Task objective: Write each line exactly as it stands, from the line containing "What is (n(-17)" through the end of the data.

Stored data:
=== Section Start ===
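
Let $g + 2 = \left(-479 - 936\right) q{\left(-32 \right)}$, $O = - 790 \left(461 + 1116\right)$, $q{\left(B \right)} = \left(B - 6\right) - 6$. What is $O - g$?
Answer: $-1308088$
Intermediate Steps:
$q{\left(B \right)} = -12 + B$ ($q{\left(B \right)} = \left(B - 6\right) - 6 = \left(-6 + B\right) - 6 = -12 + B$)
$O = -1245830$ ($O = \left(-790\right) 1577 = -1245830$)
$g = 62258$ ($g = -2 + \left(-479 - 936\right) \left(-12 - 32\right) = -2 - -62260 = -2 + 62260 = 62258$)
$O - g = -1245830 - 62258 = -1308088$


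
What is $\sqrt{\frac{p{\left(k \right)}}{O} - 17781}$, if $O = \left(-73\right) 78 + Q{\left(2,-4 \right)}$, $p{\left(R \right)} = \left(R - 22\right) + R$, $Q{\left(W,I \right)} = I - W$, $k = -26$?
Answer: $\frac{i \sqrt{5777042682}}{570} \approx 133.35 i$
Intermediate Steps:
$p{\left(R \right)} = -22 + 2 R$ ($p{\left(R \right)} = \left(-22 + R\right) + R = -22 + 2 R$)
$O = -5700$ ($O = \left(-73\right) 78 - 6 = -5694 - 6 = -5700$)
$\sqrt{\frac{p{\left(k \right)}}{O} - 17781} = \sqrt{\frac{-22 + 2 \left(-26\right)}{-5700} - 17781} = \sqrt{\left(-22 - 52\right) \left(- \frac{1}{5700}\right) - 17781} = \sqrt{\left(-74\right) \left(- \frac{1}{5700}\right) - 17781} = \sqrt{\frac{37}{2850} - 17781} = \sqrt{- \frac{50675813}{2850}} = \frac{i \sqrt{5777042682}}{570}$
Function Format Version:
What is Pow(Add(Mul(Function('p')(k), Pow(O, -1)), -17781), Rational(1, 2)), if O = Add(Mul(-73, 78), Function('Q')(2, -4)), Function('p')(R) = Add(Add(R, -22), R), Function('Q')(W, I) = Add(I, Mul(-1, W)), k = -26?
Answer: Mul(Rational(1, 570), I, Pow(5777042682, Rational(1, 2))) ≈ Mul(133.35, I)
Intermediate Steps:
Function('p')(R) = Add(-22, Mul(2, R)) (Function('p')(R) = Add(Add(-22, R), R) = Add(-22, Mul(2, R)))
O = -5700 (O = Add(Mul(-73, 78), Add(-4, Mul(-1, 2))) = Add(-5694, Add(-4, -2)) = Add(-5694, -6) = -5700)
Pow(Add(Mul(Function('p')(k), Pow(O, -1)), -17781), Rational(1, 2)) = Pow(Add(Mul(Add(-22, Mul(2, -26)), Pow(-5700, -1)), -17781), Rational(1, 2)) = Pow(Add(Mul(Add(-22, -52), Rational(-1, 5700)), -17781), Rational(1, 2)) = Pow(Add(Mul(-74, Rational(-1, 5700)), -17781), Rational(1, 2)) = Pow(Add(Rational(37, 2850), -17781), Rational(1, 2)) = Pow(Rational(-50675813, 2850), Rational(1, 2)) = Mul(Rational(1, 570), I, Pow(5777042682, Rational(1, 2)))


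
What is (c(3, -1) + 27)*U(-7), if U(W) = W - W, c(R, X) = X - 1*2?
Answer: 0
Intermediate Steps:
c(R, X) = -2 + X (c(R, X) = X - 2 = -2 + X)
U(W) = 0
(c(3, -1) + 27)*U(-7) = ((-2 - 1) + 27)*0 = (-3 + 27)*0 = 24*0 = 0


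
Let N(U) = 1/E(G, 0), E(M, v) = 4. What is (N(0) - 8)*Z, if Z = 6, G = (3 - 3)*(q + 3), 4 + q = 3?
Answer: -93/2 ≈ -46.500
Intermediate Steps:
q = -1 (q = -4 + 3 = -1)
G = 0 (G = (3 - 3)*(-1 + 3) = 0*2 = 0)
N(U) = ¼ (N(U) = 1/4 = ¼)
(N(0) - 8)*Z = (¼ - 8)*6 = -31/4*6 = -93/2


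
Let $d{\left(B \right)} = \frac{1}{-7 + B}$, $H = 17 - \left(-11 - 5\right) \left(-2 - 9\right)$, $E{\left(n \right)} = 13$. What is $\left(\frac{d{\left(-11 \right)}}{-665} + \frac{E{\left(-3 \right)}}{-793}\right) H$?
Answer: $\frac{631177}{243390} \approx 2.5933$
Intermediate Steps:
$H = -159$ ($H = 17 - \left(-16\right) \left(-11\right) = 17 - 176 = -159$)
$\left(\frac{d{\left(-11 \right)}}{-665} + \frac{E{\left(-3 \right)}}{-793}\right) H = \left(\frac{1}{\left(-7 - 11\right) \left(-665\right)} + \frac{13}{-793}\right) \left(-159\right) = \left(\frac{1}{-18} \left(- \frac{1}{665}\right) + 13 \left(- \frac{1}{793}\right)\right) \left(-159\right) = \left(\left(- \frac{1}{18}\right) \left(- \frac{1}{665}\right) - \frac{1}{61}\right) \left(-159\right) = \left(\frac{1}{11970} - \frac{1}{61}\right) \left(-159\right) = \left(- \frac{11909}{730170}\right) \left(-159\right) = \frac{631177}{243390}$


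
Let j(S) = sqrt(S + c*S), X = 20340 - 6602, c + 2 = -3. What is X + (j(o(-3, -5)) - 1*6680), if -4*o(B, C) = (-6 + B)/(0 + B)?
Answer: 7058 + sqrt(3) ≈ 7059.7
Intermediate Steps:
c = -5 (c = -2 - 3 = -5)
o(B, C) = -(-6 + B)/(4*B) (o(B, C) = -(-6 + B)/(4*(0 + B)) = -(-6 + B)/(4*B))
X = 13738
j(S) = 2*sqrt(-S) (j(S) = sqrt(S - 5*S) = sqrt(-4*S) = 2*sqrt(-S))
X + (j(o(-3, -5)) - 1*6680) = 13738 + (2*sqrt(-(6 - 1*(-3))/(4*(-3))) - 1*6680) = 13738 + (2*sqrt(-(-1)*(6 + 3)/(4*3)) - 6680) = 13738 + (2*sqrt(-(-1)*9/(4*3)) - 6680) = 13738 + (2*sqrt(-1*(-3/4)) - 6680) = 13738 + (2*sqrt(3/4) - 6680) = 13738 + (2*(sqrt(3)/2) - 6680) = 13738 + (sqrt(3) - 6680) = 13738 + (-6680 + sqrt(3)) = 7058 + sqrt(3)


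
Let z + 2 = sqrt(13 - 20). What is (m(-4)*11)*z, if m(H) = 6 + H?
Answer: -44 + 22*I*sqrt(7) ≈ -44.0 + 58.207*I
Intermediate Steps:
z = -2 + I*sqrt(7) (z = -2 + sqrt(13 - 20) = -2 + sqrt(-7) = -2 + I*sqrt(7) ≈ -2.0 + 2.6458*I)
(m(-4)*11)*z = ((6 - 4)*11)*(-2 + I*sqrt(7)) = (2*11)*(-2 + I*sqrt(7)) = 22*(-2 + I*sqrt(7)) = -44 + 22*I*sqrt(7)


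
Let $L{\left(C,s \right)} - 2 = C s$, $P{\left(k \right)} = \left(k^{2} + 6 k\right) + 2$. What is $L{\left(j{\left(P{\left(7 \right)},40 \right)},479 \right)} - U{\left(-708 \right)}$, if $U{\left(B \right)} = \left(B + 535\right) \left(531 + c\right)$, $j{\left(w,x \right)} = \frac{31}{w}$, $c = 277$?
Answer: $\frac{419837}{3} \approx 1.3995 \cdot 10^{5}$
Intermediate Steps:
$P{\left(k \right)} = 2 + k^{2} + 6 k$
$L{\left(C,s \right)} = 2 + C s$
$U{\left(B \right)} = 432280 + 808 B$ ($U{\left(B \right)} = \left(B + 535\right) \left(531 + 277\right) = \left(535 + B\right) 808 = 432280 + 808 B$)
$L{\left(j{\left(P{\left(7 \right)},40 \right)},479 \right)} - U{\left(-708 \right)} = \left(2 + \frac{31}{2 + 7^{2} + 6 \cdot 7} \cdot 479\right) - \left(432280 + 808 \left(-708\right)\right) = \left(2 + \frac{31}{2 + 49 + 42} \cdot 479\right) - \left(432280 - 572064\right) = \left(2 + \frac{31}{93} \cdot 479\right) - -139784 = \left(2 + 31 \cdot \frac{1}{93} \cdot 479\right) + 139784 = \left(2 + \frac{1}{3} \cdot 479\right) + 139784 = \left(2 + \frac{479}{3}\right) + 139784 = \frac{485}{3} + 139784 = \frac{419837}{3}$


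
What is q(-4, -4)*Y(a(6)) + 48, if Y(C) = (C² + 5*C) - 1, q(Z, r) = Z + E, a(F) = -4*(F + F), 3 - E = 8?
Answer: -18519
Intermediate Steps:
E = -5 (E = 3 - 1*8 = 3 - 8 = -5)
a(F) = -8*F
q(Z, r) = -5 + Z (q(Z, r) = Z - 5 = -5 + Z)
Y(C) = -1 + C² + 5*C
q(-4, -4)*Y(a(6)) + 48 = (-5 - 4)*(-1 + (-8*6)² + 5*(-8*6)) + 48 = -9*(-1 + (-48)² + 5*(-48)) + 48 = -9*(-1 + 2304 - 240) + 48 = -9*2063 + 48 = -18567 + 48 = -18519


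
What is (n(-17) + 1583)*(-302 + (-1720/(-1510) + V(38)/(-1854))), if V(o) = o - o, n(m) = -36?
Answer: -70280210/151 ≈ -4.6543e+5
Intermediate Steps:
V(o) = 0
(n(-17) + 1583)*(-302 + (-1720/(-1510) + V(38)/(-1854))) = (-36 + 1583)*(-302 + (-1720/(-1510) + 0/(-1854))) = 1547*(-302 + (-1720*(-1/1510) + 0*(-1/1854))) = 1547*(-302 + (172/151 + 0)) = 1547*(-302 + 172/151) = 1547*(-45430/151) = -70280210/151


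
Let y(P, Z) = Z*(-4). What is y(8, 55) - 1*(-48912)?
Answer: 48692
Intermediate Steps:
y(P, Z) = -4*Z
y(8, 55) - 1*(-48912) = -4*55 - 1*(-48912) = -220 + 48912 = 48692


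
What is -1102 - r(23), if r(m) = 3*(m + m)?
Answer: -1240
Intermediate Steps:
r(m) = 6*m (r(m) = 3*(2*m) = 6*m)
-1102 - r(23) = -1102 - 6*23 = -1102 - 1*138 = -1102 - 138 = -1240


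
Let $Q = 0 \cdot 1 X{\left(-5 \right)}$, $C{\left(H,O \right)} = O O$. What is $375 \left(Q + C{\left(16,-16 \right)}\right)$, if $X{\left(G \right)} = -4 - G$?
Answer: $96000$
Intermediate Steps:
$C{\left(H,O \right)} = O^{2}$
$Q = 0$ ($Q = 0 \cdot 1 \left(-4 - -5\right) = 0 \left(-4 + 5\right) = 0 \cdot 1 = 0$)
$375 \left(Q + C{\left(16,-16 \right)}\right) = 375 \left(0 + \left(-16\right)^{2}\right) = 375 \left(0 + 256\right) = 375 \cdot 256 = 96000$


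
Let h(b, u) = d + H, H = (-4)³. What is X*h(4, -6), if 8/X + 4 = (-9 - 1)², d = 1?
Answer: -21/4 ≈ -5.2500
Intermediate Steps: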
=== Section End ===
Solution for this task:
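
What is (n(-17) + 1583)*(-302 + (-1720/(-1510) + V(38)/(-1854))), if V(o) = o - o, n(m) = -36?
Answer: -70280210/151 ≈ -4.6543e+5
Intermediate Steps:
V(o) = 0
(n(-17) + 1583)*(-302 + (-1720/(-1510) + V(38)/(-1854))) = (-36 + 1583)*(-302 + (-1720/(-1510) + 0/(-1854))) = 1547*(-302 + (-1720*(-1/1510) + 0*(-1/1854))) = 1547*(-302 + (172/151 + 0)) = 1547*(-302 + 172/151) = 1547*(-45430/151) = -70280210/151


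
Let y(P, Z) = Z*(-4). What is y(8, 55) - 1*(-48912)?
Answer: 48692
Intermediate Steps:
y(P, Z) = -4*Z
y(8, 55) - 1*(-48912) = -4*55 - 1*(-48912) = -220 + 48912 = 48692


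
What is -1102 - r(23), if r(m) = 3*(m + m)?
Answer: -1240
Intermediate Steps:
r(m) = 6*m (r(m) = 3*(2*m) = 6*m)
-1102 - r(23) = -1102 - 6*23 = -1102 - 1*138 = -1102 - 138 = -1240


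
Let $Q = 0 \cdot 1 X{\left(-5 \right)}$, $C{\left(H,O \right)} = O O$. What is $375 \left(Q + C{\left(16,-16 \right)}\right)$, if $X{\left(G \right)} = -4 - G$?
Answer: $96000$
Intermediate Steps:
$C{\left(H,O \right)} = O^{2}$
$Q = 0$ ($Q = 0 \cdot 1 \left(-4 - -5\right) = 0 \left(-4 + 5\right) = 0 \cdot 1 = 0$)
$375 \left(Q + C{\left(16,-16 \right)}\right) = 375 \left(0 + \left(-16\right)^{2}\right) = 375 \left(0 + 256\right) = 375 \cdot 256 = 96000$


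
Let h(b, u) = d + H, H = (-4)³. What is X*h(4, -6), if 8/X + 4 = (-9 - 1)², d = 1?
Answer: -21/4 ≈ -5.2500
Intermediate Steps: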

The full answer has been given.